> **Exercise objective**: Each line from the one containing "Answer: -1/6852 ≈ -0.00014594" through the last line of the data below is to be written out verbatim, and nothing more.

> **Collected data entries**:
Segment Open

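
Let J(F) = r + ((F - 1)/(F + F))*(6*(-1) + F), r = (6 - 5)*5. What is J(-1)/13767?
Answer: -2/13767 ≈ -0.00014527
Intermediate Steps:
r = 5 (r = 1*5 = 5)
J(F) = 5 + (-1 + F)*(-6 + F)/(2*F) (J(F) = 5 + ((F - 1)/(F + F))*(6*(-1) + F) = 5 + ((-1 + F)/((2*F)))*(-6 + F) = 5 + ((-1 + F)*(1/(2*F)))*(-6 + F) = 5 + ((-1 + F)/(2*F))*(-6 + F) = 5 + (-1 + F)*(-6 + F)/(2*F))
J(-1)/13767 = ((½)*(6 - (3 - 1))/(-1))/13767 = ((½)*(-1)*(6 - 1*2))*(1/13767) = ((½)*(-1)*(6 - 2))*(1/13767) = ((½)*(-1)*4)*(1/13767) = -2*1/13767 = -2/13767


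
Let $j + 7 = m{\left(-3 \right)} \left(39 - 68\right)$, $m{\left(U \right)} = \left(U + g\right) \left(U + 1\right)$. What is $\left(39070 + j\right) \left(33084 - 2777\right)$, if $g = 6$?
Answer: $1189155759$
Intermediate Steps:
$m{\left(U \right)} = \left(1 + U\right) \left(6 + U\right)$ ($m{\left(U \right)} = \left(U + 6\right) \left(U + 1\right) = \left(6 + U\right) \left(1 + U\right) = \left(1 + U\right) \left(6 + U\right)$)
$j = 167$ ($j = -7 + \left(6 + \left(-3\right)^{2} + 7 \left(-3\right)\right) \left(39 - 68\right) = -7 + \left(6 + 9 - 21\right) \left(-29\right) = -7 - -174 = -7 + 174 = 167$)
$\left(39070 + j\right) \left(33084 - 2777\right) = \left(39070 + 167\right) \left(33084 - 2777\right) = 39237 \cdot 30307 = 1189155759$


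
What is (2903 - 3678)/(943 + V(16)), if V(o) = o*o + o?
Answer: -155/243 ≈ -0.63786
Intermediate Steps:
V(o) = o + o² (V(o) = o² + o = o + o²)
(2903 - 3678)/(943 + V(16)) = (2903 - 3678)/(943 + 16*(1 + 16)) = -775/(943 + 16*17) = -775/(943 + 272) = -775/1215 = -775*1/1215 = -155/243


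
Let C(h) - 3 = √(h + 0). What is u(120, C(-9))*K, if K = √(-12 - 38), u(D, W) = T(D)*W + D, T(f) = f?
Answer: √2*(-1800 + 2400*I) ≈ -2545.6 + 3394.1*I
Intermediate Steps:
C(h) = 3 + √h (C(h) = 3 + √(h + 0) = 3 + √h)
u(D, W) = D + D*W (u(D, W) = D*W + D = D + D*W)
K = 5*I*√2 (K = √(-50) = 5*I*√2 ≈ 7.0711*I)
u(120, C(-9))*K = (120*(1 + (3 + √(-9))))*(5*I*√2) = (120*(1 + (3 + 3*I)))*(5*I*√2) = (120*(4 + 3*I))*(5*I*√2) = (480 + 360*I)*(5*I*√2) = 5*I*√2*(480 + 360*I)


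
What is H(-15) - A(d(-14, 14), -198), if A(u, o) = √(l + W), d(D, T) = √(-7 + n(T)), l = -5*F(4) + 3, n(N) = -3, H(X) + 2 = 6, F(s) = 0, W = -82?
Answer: 4 - I*√79 ≈ 4.0 - 8.8882*I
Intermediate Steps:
H(X) = 4 (H(X) = -2 + 6 = 4)
l = 3 (l = -5*0 + 3 = 0 + 3 = 3)
d(D, T) = I*√10 (d(D, T) = √(-7 - 3) = √(-10) = I*√10)
A(u, o) = I*√79 (A(u, o) = √(3 - 82) = √(-79) = I*√79)
H(-15) - A(d(-14, 14), -198) = 4 - I*√79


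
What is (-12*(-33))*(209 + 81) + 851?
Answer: 115691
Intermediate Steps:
(-12*(-33))*(209 + 81) + 851 = 396*290 + 851 = 114840 + 851 = 115691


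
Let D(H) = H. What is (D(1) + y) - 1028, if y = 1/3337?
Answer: -3427098/3337 ≈ -1027.0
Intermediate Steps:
y = 1/3337 ≈ 0.00029967
(D(1) + y) - 1028 = (1 + 1/3337) - 1028 = 3338/3337 - 1028 = -3427098/3337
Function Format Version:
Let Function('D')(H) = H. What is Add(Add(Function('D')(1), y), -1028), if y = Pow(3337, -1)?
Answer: Rational(-3427098, 3337) ≈ -1027.0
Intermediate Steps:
y = Rational(1, 3337) ≈ 0.00029967
Add(Add(Function('D')(1), y), -1028) = Add(Add(1, Rational(1, 3337)), -1028) = Add(Rational(3338, 3337), -1028) = Rational(-3427098, 3337)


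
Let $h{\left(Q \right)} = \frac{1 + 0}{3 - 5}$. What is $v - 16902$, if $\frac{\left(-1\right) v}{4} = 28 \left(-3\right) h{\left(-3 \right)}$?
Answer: $-17070$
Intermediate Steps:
$h{\left(Q \right)} = - \frac{1}{2}$ ($h{\left(Q \right)} = 1 \frac{1}{-2} = 1 \left(- \frac{1}{2}\right) = - \frac{1}{2}$)
$v = -168$ ($v = - 4 \cdot 28 \left(-3\right) \left(- \frac{1}{2}\right) = - 4 \left(\left(-84\right) \left(- \frac{1}{2}\right)\right) = \left(-4\right) 42 = -168$)
$v - 16902 = -168 - 16902 = -17070$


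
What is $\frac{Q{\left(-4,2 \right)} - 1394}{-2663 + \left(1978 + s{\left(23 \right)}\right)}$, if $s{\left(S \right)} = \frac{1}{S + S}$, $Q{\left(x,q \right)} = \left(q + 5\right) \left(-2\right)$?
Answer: $\frac{64768}{31509} \approx 2.0555$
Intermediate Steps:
$Q{\left(x,q \right)} = -10 - 2 q$ ($Q{\left(x,q \right)} = \left(5 + q\right) \left(-2\right) = -10 - 2 q$)
$s{\left(S \right)} = \frac{1}{2 S}$
$\frac{Q{\left(-4,2 \right)} - 1394}{-2663 + \left(1978 + s{\left(23 \right)}\right)} = \frac{\left(-10 - 4\right) - 1394}{-2663 + \left(1978 + \frac{1}{2 \cdot 23}\right)} = \frac{\left(-10 - 4\right) - 1394}{-2663 + \left(1978 + \frac{1}{2} \cdot \frac{1}{23}\right)} = \frac{-14 - 1394}{-2663 + \left(1978 + \frac{1}{46}\right)} = - \frac{1408}{-2663 + \frac{90989}{46}} = - \frac{1408}{- \frac{31509}{46}} = \left(-1408\right) \left(- \frac{46}{31509}\right) = \frac{64768}{31509}$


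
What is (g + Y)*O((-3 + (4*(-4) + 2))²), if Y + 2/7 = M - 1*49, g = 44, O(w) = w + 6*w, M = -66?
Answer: -144211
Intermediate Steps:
O(w) = 7*w
Y = -807/7 (Y = -2/7 + (-66 - 1*49) = -2/7 + (-66 - 49) = -2/7 - 115 = -807/7 ≈ -115.29)
(g + Y)*O((-3 + (4*(-4) + 2))²) = (44 - 807/7)*(7*(-3 + (4*(-4) + 2))²) = -499*(-3 + (-16 + 2))² = -499*(-3 - 14)² = -499*(-17)² = -499*289 = -499/7*2023 = -144211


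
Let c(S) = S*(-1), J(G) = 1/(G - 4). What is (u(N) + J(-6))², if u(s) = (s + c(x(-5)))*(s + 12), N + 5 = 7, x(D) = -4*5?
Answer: 9480241/100 ≈ 94802.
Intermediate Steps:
J(G) = 1/(-4 + G)
x(D) = -20
N = 2 (N = -5 + 7 = 2)
c(S) = -S
u(s) = (12 + s)*(20 + s) (u(s) = (s - 1*(-20))*(s + 12) = (s + 20)*(12 + s) = (20 + s)*(12 + s) = (12 + s)*(20 + s))
(u(N) + J(-6))² = ((240 + 2² + 32*2) + 1/(-4 - 6))² = ((240 + 4 + 64) + 1/(-10))² = (308 - ⅒)² = (3079/10)² = 9480241/100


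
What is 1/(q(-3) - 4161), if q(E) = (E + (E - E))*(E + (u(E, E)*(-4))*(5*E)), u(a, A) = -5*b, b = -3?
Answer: -1/6852 ≈ -0.00014594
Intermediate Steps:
u(a, A) = 15 (u(a, A) = -5*(-3) = 15)
q(E) = -299*E² (q(E) = (E + (E - E))*(E + (15*(-4))*(5*E)) = (E + 0)*(E - 300*E) = E*(E - 300*E) = E*(-299*E) = -299*E²)
1/(q(-3) - 4161) = 1/(-299*(-3)² - 4161) = 1/(-299*9 - 4161) = 1/(-2691 - 4161) = 1/(-6852) = -1/6852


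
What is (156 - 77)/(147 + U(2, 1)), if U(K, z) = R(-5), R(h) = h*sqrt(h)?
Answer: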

Segment Closed

> **Written solution**:
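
Answer: -1/6852 ≈ -0.00014594
Intermediate Steps:
u(a, A) = 15 (u(a, A) = -5*(-3) = 15)
q(E) = -299*E² (q(E) = (E + (E - E))*(E + (15*(-4))*(5*E)) = (E + 0)*(E - 300*E) = E*(E - 300*E) = E*(-299*E) = -299*E²)
1/(q(-3) - 4161) = 1/(-299*(-3)² - 4161) = 1/(-299*9 - 4161) = 1/(-2691 - 4161) = 1/(-6852) = -1/6852


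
What is (156 - 77)/(147 + U(2, 1)), if U(K, z) = R(-5), R(h) = h*sqrt(h)?
Answer: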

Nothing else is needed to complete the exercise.